[Dataset entries]
····················

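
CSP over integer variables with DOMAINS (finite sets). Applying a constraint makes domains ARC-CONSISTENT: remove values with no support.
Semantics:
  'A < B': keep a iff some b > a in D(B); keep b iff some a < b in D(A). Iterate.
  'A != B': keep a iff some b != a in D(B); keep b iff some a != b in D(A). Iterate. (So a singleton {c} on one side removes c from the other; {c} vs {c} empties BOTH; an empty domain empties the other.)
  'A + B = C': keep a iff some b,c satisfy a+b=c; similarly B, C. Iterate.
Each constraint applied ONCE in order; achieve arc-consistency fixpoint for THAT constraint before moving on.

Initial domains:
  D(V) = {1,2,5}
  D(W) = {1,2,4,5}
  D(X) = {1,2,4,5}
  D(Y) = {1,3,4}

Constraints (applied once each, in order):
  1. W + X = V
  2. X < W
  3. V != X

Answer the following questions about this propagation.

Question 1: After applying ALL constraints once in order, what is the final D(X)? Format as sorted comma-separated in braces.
Answer: {1}

Derivation:
Constraint 1 (W + X = V) on D(W)={1,2,4,5} D(X)={1,2,4,5} D(V)={1,2,5}: W {1,2,4,5}->{1,4}; X {1,2,4,5}->{1,4}; V {1,2,5}->{2,5}
Constraint 2 (X < W) on D(X)={1,4} D(W)={1,4}: X {1,4}->{1}; W {1,4}->{4}
Constraint 3 (V != X) on D(V)={2,5} D(X)={1}: no change
So after all 3 constraints: D(X) = {1}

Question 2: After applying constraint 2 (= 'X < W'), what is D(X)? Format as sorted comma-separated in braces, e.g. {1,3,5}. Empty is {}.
Answer: {1}

Derivation:
Constraint 1 (W + X = V) on D(W)={1,2,4,5} D(X)={1,2,4,5} D(V)={1,2,5}: W {1,2,4,5}->{1,4}; X {1,2,4,5}->{1,4}; V {1,2,5}->{2,5}
Constraint 2 (X < W) on D(X)={1,4} D(W)={1,4}: X {1,4}->{1}; W {1,4}->{4}
So after constraint 2: D(X) = {1}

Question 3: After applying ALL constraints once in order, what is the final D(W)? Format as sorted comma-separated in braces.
Constraint 1 (W + X = V) on D(W)={1,2,4,5} D(X)={1,2,4,5} D(V)={1,2,5}: W {1,2,4,5}->{1,4}; X {1,2,4,5}->{1,4}; V {1,2,5}->{2,5}
Constraint 2 (X < W) on D(X)={1,4} D(W)={1,4}: X {1,4}->{1}; W {1,4}->{4}
Constraint 3 (V != X) on D(V)={2,5} D(X)={1}: no change
So after all 3 constraints: D(W) = {4}

Answer: {4}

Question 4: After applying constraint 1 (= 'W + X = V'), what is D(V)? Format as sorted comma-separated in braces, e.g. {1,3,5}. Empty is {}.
Constraint 1 (W + X = V) on D(W)={1,2,4,5} D(X)={1,2,4,5} D(V)={1,2,5}: W {1,2,4,5}->{1,4}; X {1,2,4,5}->{1,4}; V {1,2,5}->{2,5}
So after constraint 1: D(V) = {2,5}

Answer: {2,5}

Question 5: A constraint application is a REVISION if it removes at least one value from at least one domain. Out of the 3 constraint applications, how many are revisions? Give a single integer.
Constraint 1 (W + X = V) on D(W)={1,2,4,5} D(X)={1,2,4,5} D(V)={1,2,5}: W {1,2,4,5}->{1,4}; X {1,2,4,5}->{1,4}; V {1,2,5}->{2,5} => REVISION
Constraint 2 (X < W) on D(X)={1,4} D(W)={1,4}: X {1,4}->{1}; W {1,4}->{4} => REVISION
Constraint 3 (V != X) on D(V)={2,5} D(X)={1}: no change => not a revision
Total revisions = 2

Answer: 2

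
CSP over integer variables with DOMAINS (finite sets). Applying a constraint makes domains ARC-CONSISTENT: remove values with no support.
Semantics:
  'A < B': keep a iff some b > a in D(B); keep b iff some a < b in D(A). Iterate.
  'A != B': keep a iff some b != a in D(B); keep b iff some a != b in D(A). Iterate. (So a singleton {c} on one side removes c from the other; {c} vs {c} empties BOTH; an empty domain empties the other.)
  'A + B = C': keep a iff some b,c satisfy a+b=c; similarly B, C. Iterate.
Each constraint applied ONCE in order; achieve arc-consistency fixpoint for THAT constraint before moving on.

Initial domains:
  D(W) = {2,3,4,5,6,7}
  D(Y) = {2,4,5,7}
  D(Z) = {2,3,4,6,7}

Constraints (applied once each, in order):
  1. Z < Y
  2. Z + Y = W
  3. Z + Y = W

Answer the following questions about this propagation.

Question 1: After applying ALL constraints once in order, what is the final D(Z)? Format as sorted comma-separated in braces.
Constraint 1 (Z < Y) on D(Z)={2,3,4,6,7} D(Y)={2,4,5,7}: Z {2,3,4,6,7}->{2,3,4,6}; Y {2,4,5,7}->{4,5,7}
Constraint 2 (Z + Y = W) on D(Z)={2,3,4,6} D(Y)={4,5,7} D(W)={2,3,4,5,6,7}: Z {2,3,4,6}->{2,3}; Y {4,5,7}->{4,5}; W {2,3,4,5,6,7}->{6,7}
Constraint 3 (Z + Y = W) on D(Z)={2,3} D(Y)={4,5} D(W)={6,7}: no change
So after all 3 constraints: D(Z) = {2,3}

Answer: {2,3}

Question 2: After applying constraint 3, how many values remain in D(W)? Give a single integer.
Answer: 2

Derivation:
Constraint 1 (Z < Y) on D(Z)={2,3,4,6,7} D(Y)={2,4,5,7}: Z {2,3,4,6,7}->{2,3,4,6}; Y {2,4,5,7}->{4,5,7}
Constraint 2 (Z + Y = W) on D(Z)={2,3,4,6} D(Y)={4,5,7} D(W)={2,3,4,5,6,7}: Z {2,3,4,6}->{2,3}; Y {4,5,7}->{4,5}; W {2,3,4,5,6,7}->{6,7}
Constraint 3 (Z + Y = W) on D(Z)={2,3} D(Y)={4,5} D(W)={6,7}: no change
So after constraint 3: D(W)={6,7}, size = 2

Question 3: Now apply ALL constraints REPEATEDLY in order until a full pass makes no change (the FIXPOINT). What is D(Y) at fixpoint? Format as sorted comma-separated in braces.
Answer: {4,5}

Derivation:
pass 0 (initial): D(Y)={2,4,5,7}
pass 1: W {2,3,4,5,6,7}->{6,7}; Y {2,4,5,7}->{4,5}; Z {2,3,4,6,7}->{2,3}
pass 2: no change
Fixpoint after 2 passes: D(Y) = {4,5}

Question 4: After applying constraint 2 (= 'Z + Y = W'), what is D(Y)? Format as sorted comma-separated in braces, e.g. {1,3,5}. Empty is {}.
Constraint 1 (Z < Y) on D(Z)={2,3,4,6,7} D(Y)={2,4,5,7}: Z {2,3,4,6,7}->{2,3,4,6}; Y {2,4,5,7}->{4,5,7}
Constraint 2 (Z + Y = W) on D(Z)={2,3,4,6} D(Y)={4,5,7} D(W)={2,3,4,5,6,7}: Z {2,3,4,6}->{2,3}; Y {4,5,7}->{4,5}; W {2,3,4,5,6,7}->{6,7}
So after constraint 2: D(Y) = {4,5}

Answer: {4,5}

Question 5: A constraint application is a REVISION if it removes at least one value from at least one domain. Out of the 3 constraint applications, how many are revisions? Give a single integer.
Constraint 1 (Z < Y) on D(Z)={2,3,4,6,7} D(Y)={2,4,5,7}: Z {2,3,4,6,7}->{2,3,4,6}; Y {2,4,5,7}->{4,5,7} => REVISION
Constraint 2 (Z + Y = W) on D(Z)={2,3,4,6} D(Y)={4,5,7} D(W)={2,3,4,5,6,7}: Z {2,3,4,6}->{2,3}; Y {4,5,7}->{4,5}; W {2,3,4,5,6,7}->{6,7} => REVISION
Constraint 3 (Z + Y = W) on D(Z)={2,3} D(Y)={4,5} D(W)={6,7}: no change => not a revision
Total revisions = 2

Answer: 2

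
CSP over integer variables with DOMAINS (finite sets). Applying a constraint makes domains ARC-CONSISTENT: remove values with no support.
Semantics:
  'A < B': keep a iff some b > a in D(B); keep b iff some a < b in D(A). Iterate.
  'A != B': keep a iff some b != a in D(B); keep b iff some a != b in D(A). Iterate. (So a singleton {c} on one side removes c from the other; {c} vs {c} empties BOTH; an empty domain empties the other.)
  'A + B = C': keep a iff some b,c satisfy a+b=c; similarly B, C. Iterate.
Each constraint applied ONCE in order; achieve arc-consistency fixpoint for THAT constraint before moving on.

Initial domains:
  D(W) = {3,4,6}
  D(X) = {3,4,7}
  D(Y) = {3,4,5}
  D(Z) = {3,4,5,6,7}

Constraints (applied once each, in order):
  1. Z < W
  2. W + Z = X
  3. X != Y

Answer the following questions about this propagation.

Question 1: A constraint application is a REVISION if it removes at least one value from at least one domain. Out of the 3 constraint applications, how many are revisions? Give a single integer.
Constraint 1 (Z < W) on D(Z)={3,4,5,6,7} D(W)={3,4,6}: Z {3,4,5,6,7}->{3,4,5}; W {3,4,6}->{4,6} => REVISION
Constraint 2 (W + Z = X) on D(W)={4,6} D(Z)={3,4,5} D(X)={3,4,7}: W {4,6}->{4}; Z {3,4,5}->{3}; X {3,4,7}->{7} => REVISION
Constraint 3 (X != Y) on D(X)={7} D(Y)={3,4,5}: no change => not a revision
Total revisions = 2

Answer: 2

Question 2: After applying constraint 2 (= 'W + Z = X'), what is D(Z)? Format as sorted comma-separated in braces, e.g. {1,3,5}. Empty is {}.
Constraint 1 (Z < W) on D(Z)={3,4,5,6,7} D(W)={3,4,6}: Z {3,4,5,6,7}->{3,4,5}; W {3,4,6}->{4,6}
Constraint 2 (W + Z = X) on D(W)={4,6} D(Z)={3,4,5} D(X)={3,4,7}: W {4,6}->{4}; Z {3,4,5}->{3}; X {3,4,7}->{7}
So after constraint 2: D(Z) = {3}

Answer: {3}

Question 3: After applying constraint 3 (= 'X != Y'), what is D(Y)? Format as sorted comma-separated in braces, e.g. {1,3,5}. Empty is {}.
Answer: {3,4,5}

Derivation:
Constraint 1 (Z < W) on D(Z)={3,4,5,6,7} D(W)={3,4,6}: Z {3,4,5,6,7}->{3,4,5}; W {3,4,6}->{4,6}
Constraint 2 (W + Z = X) on D(W)={4,6} D(Z)={3,4,5} D(X)={3,4,7}: W {4,6}->{4}; Z {3,4,5}->{3}; X {3,4,7}->{7}
Constraint 3 (X != Y) on D(X)={7} D(Y)={3,4,5}: no change
So after constraint 3: D(Y) = {3,4,5}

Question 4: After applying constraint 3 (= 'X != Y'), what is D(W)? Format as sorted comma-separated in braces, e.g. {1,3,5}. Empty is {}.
Constraint 1 (Z < W) on D(Z)={3,4,5,6,7} D(W)={3,4,6}: Z {3,4,5,6,7}->{3,4,5}; W {3,4,6}->{4,6}
Constraint 2 (W + Z = X) on D(W)={4,6} D(Z)={3,4,5} D(X)={3,4,7}: W {4,6}->{4}; Z {3,4,5}->{3}; X {3,4,7}->{7}
Constraint 3 (X != Y) on D(X)={7} D(Y)={3,4,5}: no change
So after constraint 3: D(W) = {4}

Answer: {4}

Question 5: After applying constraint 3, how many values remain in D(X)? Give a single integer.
Constraint 1 (Z < W) on D(Z)={3,4,5,6,7} D(W)={3,4,6}: Z {3,4,5,6,7}->{3,4,5}; W {3,4,6}->{4,6}
Constraint 2 (W + Z = X) on D(W)={4,6} D(Z)={3,4,5} D(X)={3,4,7}: W {4,6}->{4}; Z {3,4,5}->{3}; X {3,4,7}->{7}
Constraint 3 (X != Y) on D(X)={7} D(Y)={3,4,5}: no change
So after constraint 3: D(X)={7}, size = 1

Answer: 1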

····················

_What to produce_
Reproduce, word for word, every line starting at the line that contains "Question 5: After" and ending with the final line of the entries.

_The completed task_
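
Question 5: After applying constraint 3, how many values remain in D(X)? Give a single integer.
Constraint 1 (Z < W) on D(Z)={3,4,5,6,7} D(W)={3,4,6}: Z {3,4,5,6,7}->{3,4,5}; W {3,4,6}->{4,6}
Constraint 2 (W + Z = X) on D(W)={4,6} D(Z)={3,4,5} D(X)={3,4,7}: W {4,6}->{4}; Z {3,4,5}->{3}; X {3,4,7}->{7}
Constraint 3 (X != Y) on D(X)={7} D(Y)={3,4,5}: no change
So after constraint 3: D(X)={7}, size = 1

Answer: 1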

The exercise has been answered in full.